■ **EXERCISE INPUTS**
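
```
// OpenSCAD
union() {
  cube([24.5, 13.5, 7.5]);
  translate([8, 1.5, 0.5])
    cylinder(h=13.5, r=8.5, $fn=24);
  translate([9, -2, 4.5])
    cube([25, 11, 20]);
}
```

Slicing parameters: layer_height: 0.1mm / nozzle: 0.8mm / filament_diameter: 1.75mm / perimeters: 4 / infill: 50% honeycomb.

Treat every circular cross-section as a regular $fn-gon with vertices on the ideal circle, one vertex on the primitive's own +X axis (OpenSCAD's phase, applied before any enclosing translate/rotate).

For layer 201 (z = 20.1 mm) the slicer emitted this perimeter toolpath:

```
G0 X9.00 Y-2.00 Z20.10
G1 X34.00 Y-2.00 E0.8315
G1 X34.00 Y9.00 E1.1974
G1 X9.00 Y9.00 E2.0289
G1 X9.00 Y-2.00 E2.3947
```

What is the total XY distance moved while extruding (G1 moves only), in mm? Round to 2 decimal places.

Sum the Euclidean lengths of each G1 segment: total = 72.00 mm.

72.00 mm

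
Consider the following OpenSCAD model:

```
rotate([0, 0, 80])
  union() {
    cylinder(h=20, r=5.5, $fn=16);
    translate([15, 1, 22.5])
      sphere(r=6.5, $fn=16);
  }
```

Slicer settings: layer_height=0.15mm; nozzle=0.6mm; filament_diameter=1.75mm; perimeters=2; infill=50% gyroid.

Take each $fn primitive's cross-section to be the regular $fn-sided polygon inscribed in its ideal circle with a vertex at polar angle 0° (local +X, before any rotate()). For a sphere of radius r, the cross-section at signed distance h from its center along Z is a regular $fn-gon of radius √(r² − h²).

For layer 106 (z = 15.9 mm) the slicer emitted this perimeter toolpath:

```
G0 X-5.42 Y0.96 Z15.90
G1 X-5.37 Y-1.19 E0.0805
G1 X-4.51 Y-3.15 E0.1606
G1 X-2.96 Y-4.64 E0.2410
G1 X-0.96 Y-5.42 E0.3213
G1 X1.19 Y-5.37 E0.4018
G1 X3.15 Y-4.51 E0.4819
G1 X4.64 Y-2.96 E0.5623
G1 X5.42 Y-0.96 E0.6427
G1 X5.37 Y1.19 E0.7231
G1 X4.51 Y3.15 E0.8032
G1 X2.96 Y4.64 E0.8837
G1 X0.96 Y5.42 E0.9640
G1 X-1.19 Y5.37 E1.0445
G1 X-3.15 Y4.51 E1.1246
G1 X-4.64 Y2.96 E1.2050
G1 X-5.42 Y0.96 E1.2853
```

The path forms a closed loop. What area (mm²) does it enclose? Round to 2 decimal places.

Apply the shoelace formula to the sequence of (X, Y) vertices; enclosed area = 92.69 mm².

92.69 mm²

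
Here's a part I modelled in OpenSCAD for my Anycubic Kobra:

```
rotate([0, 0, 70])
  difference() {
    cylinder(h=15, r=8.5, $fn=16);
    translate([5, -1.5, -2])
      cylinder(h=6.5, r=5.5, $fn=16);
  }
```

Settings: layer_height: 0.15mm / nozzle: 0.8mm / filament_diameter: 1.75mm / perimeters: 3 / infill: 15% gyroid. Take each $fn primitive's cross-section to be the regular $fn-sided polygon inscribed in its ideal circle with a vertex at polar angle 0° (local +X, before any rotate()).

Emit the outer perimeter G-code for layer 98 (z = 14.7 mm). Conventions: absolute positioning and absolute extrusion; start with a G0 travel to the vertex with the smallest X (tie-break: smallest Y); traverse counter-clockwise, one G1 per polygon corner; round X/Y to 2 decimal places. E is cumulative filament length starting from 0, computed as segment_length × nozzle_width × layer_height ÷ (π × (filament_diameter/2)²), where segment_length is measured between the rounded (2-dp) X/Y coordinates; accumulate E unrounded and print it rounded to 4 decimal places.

G0 X-8.49 Y-0.37 Z14.70
G1 X-7.70 Y-3.59 E0.1654
G1 X-5.74 Y-6.27 E0.3311
G1 X-2.91 Y-7.99 E0.4963
G1 X0.37 Y-8.49 E0.6618
G1 X3.59 Y-7.70 E0.8272
G1 X6.27 Y-5.74 E0.9929
G1 X7.99 Y-2.91 E1.1581
G1 X8.49 Y0.37 E1.3236
G1 X7.70 Y3.59 E1.4890
G1 X5.74 Y6.27 E1.6547
G1 X2.91 Y7.99 E1.8199
G1 X-0.37 Y8.49 E1.9854
G1 X-3.59 Y7.70 E2.1508
G1 X-6.27 Y5.74 E2.3165
G1 X-7.99 Y2.91 E2.4817
G1 X-8.49 Y-0.37 E2.6472

At z = 14.7 mm: the r=8.5 cylinder contributes a regular 16-gon of circumradius 8.5; the cylinder at (5, -1.5) does not reach this height (z outside [-2, 4.5]); After the difference (first − rest): none of the subtracted shapes is present at this height, so the r=8.5 cylinder is unchanged — 1 connected region; (whole slice rotated 70° about Z — lengths, areas and connectivity unchanged). The outline is a single polygon with 16 vertices. Extrusion per mm of travel: 0.8 × 0.15 / (π × 0.875²) = 0.049890. Accumulating E over each segment gives final E = 2.6472.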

■ **EXERCISE DIRECTIONS**
Every record above must be set down again, word for word.

■ **ANSWER SPACE**
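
```
// OpenSCAD
union() {
  cube([24.5, 13.5, 7.5]);
  translate([8, 1.5, 0.5])
    cylinder(h=13.5, r=8.5, $fn=24);
  translate([9, -2, 4.5])
    cube([25, 11, 20]);
}
```

Slicing parameters: layer_height: 0.1mm / nozzle: 0.8mm / filament_diameter: 1.75mm / perimeters: 4 / infill: 50% honeycomb.

Treat every circular cross-section as a regular $fn-gon with vertices on the ideal circle, one vertex on the primitive's own +X axis (OpenSCAD's phase, applied before any enclosing translate/rotate).

For layer 201 (z = 20.1 mm) the slicer emitted this perimeter toolpath:

```
G0 X9.00 Y-2.00 Z20.10
G1 X34.00 Y-2.00 E0.8315
G1 X34.00 Y9.00 E1.1974
G1 X9.00 Y9.00 E2.0289
G1 X9.00 Y-2.00 E2.3947
```

What is the total XY distance moved while extruding (G1 moves only), in mm? Round to 2 decimal places.

Sum the Euclidean lengths of each G1 segment: total = 72.00 mm.

72.00 mm

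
Consider the following OpenSCAD model:

```
rotate([0, 0, 80])
  union() {
    cylinder(h=20, r=5.5, $fn=16);
    translate([15, 1, 22.5])
      sphere(r=6.5, $fn=16);
  }
```

Slicer settings: layer_height=0.15mm; nozzle=0.6mm; filament_diameter=1.75mm; perimeters=2; infill=50% gyroid.

Take each $fn primitive's cross-section to be the regular $fn-sided polygon inscribed in its ideal circle with a vertex at polar angle 0° (local +X, before any rotate()). For a sphere of radius r, the cross-section at signed distance h from its center along Z is a regular $fn-gon of radius √(r² − h²).

For layer 106 (z = 15.9 mm) the slicer emitted this perimeter toolpath:

```
G0 X-5.42 Y0.96 Z15.90
G1 X-5.37 Y-1.19 E0.0805
G1 X-4.51 Y-3.15 E0.1606
G1 X-2.96 Y-4.64 E0.2410
G1 X-0.96 Y-5.42 E0.3213
G1 X1.19 Y-5.37 E0.4018
G1 X3.15 Y-4.51 E0.4819
G1 X4.64 Y-2.96 E0.5623
G1 X5.42 Y-0.96 E0.6427
G1 X5.37 Y1.19 E0.7231
G1 X4.51 Y3.15 E0.8032
G1 X2.96 Y4.64 E0.8837
G1 X0.96 Y5.42 E0.9640
G1 X-1.19 Y5.37 E1.0445
G1 X-3.15 Y4.51 E1.1246
G1 X-4.64 Y2.96 E1.2050
G1 X-5.42 Y0.96 E1.2853
```

The path forms a closed loop. What area (mm²) does it enclose? Round to 2 decimal places.

Apply the shoelace formula to the sequence of (X, Y) vertices; enclosed area = 92.69 mm².

92.69 mm²

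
Here's a part I modelled in OpenSCAD for my Anycubic Kobra:

```
rotate([0, 0, 70])
  difference() {
    cylinder(h=15, r=8.5, $fn=16);
    translate([5, -1.5, -2])
      cylinder(h=6.5, r=5.5, $fn=16);
  }
```

Settings: layer_height: 0.15mm / nozzle: 0.8mm / filament_diameter: 1.75mm / perimeters: 3 / infill: 15% gyroid. Take each $fn primitive's cross-section to be the regular $fn-sided polygon inscribed in its ideal circle with a vertex at polar angle 0° (local +X, before any rotate()).

Emit the outer perimeter G-code for layer 98 (z = 14.7 mm). Conventions: absolute positioning and absolute extrusion; start with a G0 travel to the vertex with the smallest X (tie-break: smallest Y); traverse counter-clockwise, one G1 per polygon corner; round X/Y to 2 decimal places. E is cumulative filament length starting from 0, computed as segment_length × nozzle_width × layer_height ÷ (π × (filament_diameter/2)²), where segment_length is measured between the rounded (2-dp) X/Y coordinates; accumulate E unrounded and print it rounded to 4 decimal places.

G0 X-8.49 Y-0.37 Z14.70
G1 X-7.70 Y-3.59 E0.1654
G1 X-5.74 Y-6.27 E0.3311
G1 X-2.91 Y-7.99 E0.4963
G1 X0.37 Y-8.49 E0.6618
G1 X3.59 Y-7.70 E0.8272
G1 X6.27 Y-5.74 E0.9929
G1 X7.99 Y-2.91 E1.1581
G1 X8.49 Y0.37 E1.3236
G1 X7.70 Y3.59 E1.4890
G1 X5.74 Y6.27 E1.6547
G1 X2.91 Y7.99 E1.8199
G1 X-0.37 Y8.49 E1.9854
G1 X-3.59 Y7.70 E2.1508
G1 X-6.27 Y5.74 E2.3165
G1 X-7.99 Y2.91 E2.4817
G1 X-8.49 Y-0.37 E2.6472

At z = 14.7 mm: the r=8.5 cylinder contributes a regular 16-gon of circumradius 8.5; the cylinder at (5, -1.5) does not reach this height (z outside [-2, 4.5]); After the difference (first − rest): none of the subtracted shapes is present at this height, so the r=8.5 cylinder is unchanged — 1 connected region; (whole slice rotated 70° about Z — lengths, areas and connectivity unchanged). The outline is a single polygon with 16 vertices. Extrusion per mm of travel: 0.8 × 0.15 / (π × 0.875²) = 0.049890. Accumulating E over each segment gives final E = 2.6472.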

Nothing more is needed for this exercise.